- _Supplied material_
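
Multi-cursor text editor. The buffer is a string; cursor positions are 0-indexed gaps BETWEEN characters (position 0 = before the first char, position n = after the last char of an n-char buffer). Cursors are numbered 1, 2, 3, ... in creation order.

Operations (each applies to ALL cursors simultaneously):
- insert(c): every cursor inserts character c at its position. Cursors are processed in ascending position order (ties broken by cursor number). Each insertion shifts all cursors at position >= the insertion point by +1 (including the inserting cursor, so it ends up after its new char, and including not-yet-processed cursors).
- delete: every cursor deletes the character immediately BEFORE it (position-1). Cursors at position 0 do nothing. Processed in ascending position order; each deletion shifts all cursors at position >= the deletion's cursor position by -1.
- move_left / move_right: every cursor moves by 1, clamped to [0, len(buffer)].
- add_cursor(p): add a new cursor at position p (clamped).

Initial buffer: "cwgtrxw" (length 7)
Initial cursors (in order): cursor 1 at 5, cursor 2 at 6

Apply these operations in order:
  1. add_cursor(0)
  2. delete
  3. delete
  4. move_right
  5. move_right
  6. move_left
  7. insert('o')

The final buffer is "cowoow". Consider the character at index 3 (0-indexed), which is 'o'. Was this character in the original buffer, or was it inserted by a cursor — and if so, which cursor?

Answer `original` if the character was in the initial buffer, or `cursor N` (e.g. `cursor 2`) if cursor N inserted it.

Answer: cursor 1

Derivation:
After op 1 (add_cursor(0)): buffer="cwgtrxw" (len 7), cursors c3@0 c1@5 c2@6, authorship .......
After op 2 (delete): buffer="cwgtw" (len 5), cursors c3@0 c1@4 c2@4, authorship .....
After op 3 (delete): buffer="cww" (len 3), cursors c3@0 c1@2 c2@2, authorship ...
After op 4 (move_right): buffer="cww" (len 3), cursors c3@1 c1@3 c2@3, authorship ...
After op 5 (move_right): buffer="cww" (len 3), cursors c3@2 c1@3 c2@3, authorship ...
After op 6 (move_left): buffer="cww" (len 3), cursors c3@1 c1@2 c2@2, authorship ...
After op 7 (insert('o')): buffer="cowoow" (len 6), cursors c3@2 c1@5 c2@5, authorship .3.12.
Authorship (.=original, N=cursor N): . 3 . 1 2 .
Index 3: author = 1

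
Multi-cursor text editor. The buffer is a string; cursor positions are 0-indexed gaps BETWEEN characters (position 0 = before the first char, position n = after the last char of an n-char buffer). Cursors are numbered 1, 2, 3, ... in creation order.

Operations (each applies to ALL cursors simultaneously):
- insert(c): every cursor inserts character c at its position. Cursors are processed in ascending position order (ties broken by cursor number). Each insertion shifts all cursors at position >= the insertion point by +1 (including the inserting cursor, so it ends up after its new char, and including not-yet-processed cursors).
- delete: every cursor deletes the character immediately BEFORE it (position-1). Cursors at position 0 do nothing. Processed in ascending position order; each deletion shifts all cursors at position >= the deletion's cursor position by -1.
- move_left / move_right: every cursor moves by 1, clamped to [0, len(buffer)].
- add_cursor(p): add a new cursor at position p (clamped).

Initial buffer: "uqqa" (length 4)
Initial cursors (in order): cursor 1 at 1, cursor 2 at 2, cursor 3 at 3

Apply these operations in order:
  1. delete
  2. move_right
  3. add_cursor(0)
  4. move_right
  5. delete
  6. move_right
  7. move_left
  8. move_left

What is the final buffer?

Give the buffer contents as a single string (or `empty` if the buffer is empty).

After op 1 (delete): buffer="a" (len 1), cursors c1@0 c2@0 c3@0, authorship .
After op 2 (move_right): buffer="a" (len 1), cursors c1@1 c2@1 c3@1, authorship .
After op 3 (add_cursor(0)): buffer="a" (len 1), cursors c4@0 c1@1 c2@1 c3@1, authorship .
After op 4 (move_right): buffer="a" (len 1), cursors c1@1 c2@1 c3@1 c4@1, authorship .
After op 5 (delete): buffer="" (len 0), cursors c1@0 c2@0 c3@0 c4@0, authorship 
After op 6 (move_right): buffer="" (len 0), cursors c1@0 c2@0 c3@0 c4@0, authorship 
After op 7 (move_left): buffer="" (len 0), cursors c1@0 c2@0 c3@0 c4@0, authorship 
After op 8 (move_left): buffer="" (len 0), cursors c1@0 c2@0 c3@0 c4@0, authorship 

Answer: empty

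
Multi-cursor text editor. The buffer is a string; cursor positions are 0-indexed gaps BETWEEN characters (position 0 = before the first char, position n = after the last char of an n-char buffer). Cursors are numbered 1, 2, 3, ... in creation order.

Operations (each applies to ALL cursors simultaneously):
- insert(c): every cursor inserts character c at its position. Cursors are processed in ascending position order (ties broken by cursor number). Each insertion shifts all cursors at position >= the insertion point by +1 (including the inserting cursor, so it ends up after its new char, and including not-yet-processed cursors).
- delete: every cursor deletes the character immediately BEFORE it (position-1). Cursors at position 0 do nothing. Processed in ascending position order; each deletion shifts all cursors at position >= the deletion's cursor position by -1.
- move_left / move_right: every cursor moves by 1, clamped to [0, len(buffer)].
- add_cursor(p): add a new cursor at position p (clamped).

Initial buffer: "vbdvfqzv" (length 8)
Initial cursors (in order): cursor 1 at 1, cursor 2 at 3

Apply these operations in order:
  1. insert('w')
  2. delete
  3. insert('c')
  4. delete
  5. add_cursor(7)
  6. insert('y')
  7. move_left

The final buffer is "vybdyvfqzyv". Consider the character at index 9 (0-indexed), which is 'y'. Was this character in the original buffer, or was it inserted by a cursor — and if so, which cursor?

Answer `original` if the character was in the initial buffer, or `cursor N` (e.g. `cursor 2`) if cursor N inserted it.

Answer: cursor 3

Derivation:
After op 1 (insert('w')): buffer="vwbdwvfqzv" (len 10), cursors c1@2 c2@5, authorship .1..2.....
After op 2 (delete): buffer="vbdvfqzv" (len 8), cursors c1@1 c2@3, authorship ........
After op 3 (insert('c')): buffer="vcbdcvfqzv" (len 10), cursors c1@2 c2@5, authorship .1..2.....
After op 4 (delete): buffer="vbdvfqzv" (len 8), cursors c1@1 c2@3, authorship ........
After op 5 (add_cursor(7)): buffer="vbdvfqzv" (len 8), cursors c1@1 c2@3 c3@7, authorship ........
After op 6 (insert('y')): buffer="vybdyvfqzyv" (len 11), cursors c1@2 c2@5 c3@10, authorship .1..2....3.
After op 7 (move_left): buffer="vybdyvfqzyv" (len 11), cursors c1@1 c2@4 c3@9, authorship .1..2....3.
Authorship (.=original, N=cursor N): . 1 . . 2 . . . . 3 .
Index 9: author = 3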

- _Work to complete_
Go through the data above and transcribe every entry exactly.

- _Result of the exercise_
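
Multi-cursor text editor. The buffer is a string; cursor positions are 0-indexed gaps BETWEEN characters (position 0 = before the first char, position n = after the last char of an n-char buffer). Cursors are numbered 1, 2, 3, ... in creation order.

Operations (each applies to ALL cursors simultaneously):
- insert(c): every cursor inserts character c at its position. Cursors are processed in ascending position order (ties broken by cursor number). Each insertion shifts all cursors at position >= the insertion point by +1 (including the inserting cursor, so it ends up after its new char, and including not-yet-processed cursors).
- delete: every cursor deletes the character immediately BEFORE it (position-1). Cursors at position 0 do nothing. Processed in ascending position order; each deletion shifts all cursors at position >= the deletion's cursor position by -1.
- move_left / move_right: every cursor moves by 1, clamped to [0, len(buffer)].
- add_cursor(p): add a new cursor at position p (clamped).

Initial buffer: "cwgtrxw" (length 7)
Initial cursors (in order): cursor 1 at 5, cursor 2 at 6

Apply these operations in order:
  1. add_cursor(0)
  2. delete
  3. delete
  4. move_right
  5. move_right
  6. move_left
  7. insert('o')

The final buffer is "cowoow". Consider the character at index 3 (0-indexed), which is 'o'. Was this character in the original buffer, or was it inserted by a cursor — and if so, which cursor?

Answer `original` if the character was in the initial buffer, or `cursor N` (e.g. `cursor 2`) if cursor N inserted it.

Answer: cursor 1

Derivation:
After op 1 (add_cursor(0)): buffer="cwgtrxw" (len 7), cursors c3@0 c1@5 c2@6, authorship .......
After op 2 (delete): buffer="cwgtw" (len 5), cursors c3@0 c1@4 c2@4, authorship .....
After op 3 (delete): buffer="cww" (len 3), cursors c3@0 c1@2 c2@2, authorship ...
After op 4 (move_right): buffer="cww" (len 3), cursors c3@1 c1@3 c2@3, authorship ...
After op 5 (move_right): buffer="cww" (len 3), cursors c3@2 c1@3 c2@3, authorship ...
After op 6 (move_left): buffer="cww" (len 3), cursors c3@1 c1@2 c2@2, authorship ...
After op 7 (insert('o')): buffer="cowoow" (len 6), cursors c3@2 c1@5 c2@5, authorship .3.12.
Authorship (.=original, N=cursor N): . 3 . 1 2 .
Index 3: author = 1

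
Multi-cursor text editor. The buffer is a string; cursor positions are 0-indexed gaps BETWEEN characters (position 0 = before the first char, position n = after the last char of an n-char buffer). Cursors are numbered 1, 2, 3, ... in creation order.

Operations (each applies to ALL cursors simultaneously):
- insert(c): every cursor inserts character c at its position. Cursors are processed in ascending position order (ties broken by cursor number). Each insertion shifts all cursors at position >= the insertion point by +1 (including the inserting cursor, so it ends up after its new char, and including not-yet-processed cursors).
- delete: every cursor deletes the character immediately BEFORE it (position-1). Cursors at position 0 do nothing. Processed in ascending position order; each deletion shifts all cursors at position >= the deletion's cursor position by -1.
- move_left / move_right: every cursor moves by 1, clamped to [0, len(buffer)].
- add_cursor(p): add a new cursor at position p (clamped).

Initial buffer: "uqqa" (length 4)
Initial cursors (in order): cursor 1 at 1, cursor 2 at 2, cursor 3 at 3

Apply these operations in order:
  1. delete
  2. move_right
  3. add_cursor(0)
  4. move_right
  5. delete
  6. move_right
  7. move_left
  8. move_left

What is the final buffer?

Give the buffer contents as a single string (or `empty` if the buffer is empty).

After op 1 (delete): buffer="a" (len 1), cursors c1@0 c2@0 c3@0, authorship .
After op 2 (move_right): buffer="a" (len 1), cursors c1@1 c2@1 c3@1, authorship .
After op 3 (add_cursor(0)): buffer="a" (len 1), cursors c4@0 c1@1 c2@1 c3@1, authorship .
After op 4 (move_right): buffer="a" (len 1), cursors c1@1 c2@1 c3@1 c4@1, authorship .
After op 5 (delete): buffer="" (len 0), cursors c1@0 c2@0 c3@0 c4@0, authorship 
After op 6 (move_right): buffer="" (len 0), cursors c1@0 c2@0 c3@0 c4@0, authorship 
After op 7 (move_left): buffer="" (len 0), cursors c1@0 c2@0 c3@0 c4@0, authorship 
After op 8 (move_left): buffer="" (len 0), cursors c1@0 c2@0 c3@0 c4@0, authorship 

Answer: empty

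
Multi-cursor text editor. The buffer is a string; cursor positions are 0-indexed gaps BETWEEN characters (position 0 = before the first char, position n = after the last char of an n-char buffer). Cursors are numbered 1, 2, 3, ... in creation order.

Operations (each applies to ALL cursors simultaneously):
- insert(c): every cursor inserts character c at its position. Cursors are processed in ascending position order (ties broken by cursor number). Each insertion shifts all cursors at position >= the insertion point by +1 (including the inserting cursor, so it ends up after its new char, and including not-yet-processed cursors).
- delete: every cursor deletes the character immediately BEFORE it (position-1). Cursors at position 0 do nothing. Processed in ascending position order; each deletion shifts all cursors at position >= the deletion's cursor position by -1.
- move_left / move_right: every cursor moves by 1, clamped to [0, len(buffer)].
- add_cursor(p): add a new cursor at position p (clamped).

Initial buffer: "vbdvfqzv" (length 8)
Initial cursors (in order): cursor 1 at 1, cursor 2 at 3

Apply these operations in order:
  1. insert('w')
  2. delete
  3. insert('c')
  4. delete
  5. add_cursor(7)
  6. insert('y')
  7. move_left

The final buffer is "vybdyvfqzyv". Consider the character at index 9 (0-indexed), which is 'y'. Was this character in the original buffer, or was it inserted by a cursor — and if so, which cursor?

Answer `original` if the character was in the initial buffer, or `cursor N` (e.g. `cursor 2`) if cursor N inserted it.

Answer: cursor 3

Derivation:
After op 1 (insert('w')): buffer="vwbdwvfqzv" (len 10), cursors c1@2 c2@5, authorship .1..2.....
After op 2 (delete): buffer="vbdvfqzv" (len 8), cursors c1@1 c2@3, authorship ........
After op 3 (insert('c')): buffer="vcbdcvfqzv" (len 10), cursors c1@2 c2@5, authorship .1..2.....
After op 4 (delete): buffer="vbdvfqzv" (len 8), cursors c1@1 c2@3, authorship ........
After op 5 (add_cursor(7)): buffer="vbdvfqzv" (len 8), cursors c1@1 c2@3 c3@7, authorship ........
After op 6 (insert('y')): buffer="vybdyvfqzyv" (len 11), cursors c1@2 c2@5 c3@10, authorship .1..2....3.
After op 7 (move_left): buffer="vybdyvfqzyv" (len 11), cursors c1@1 c2@4 c3@9, authorship .1..2....3.
Authorship (.=original, N=cursor N): . 1 . . 2 . . . . 3 .
Index 9: author = 3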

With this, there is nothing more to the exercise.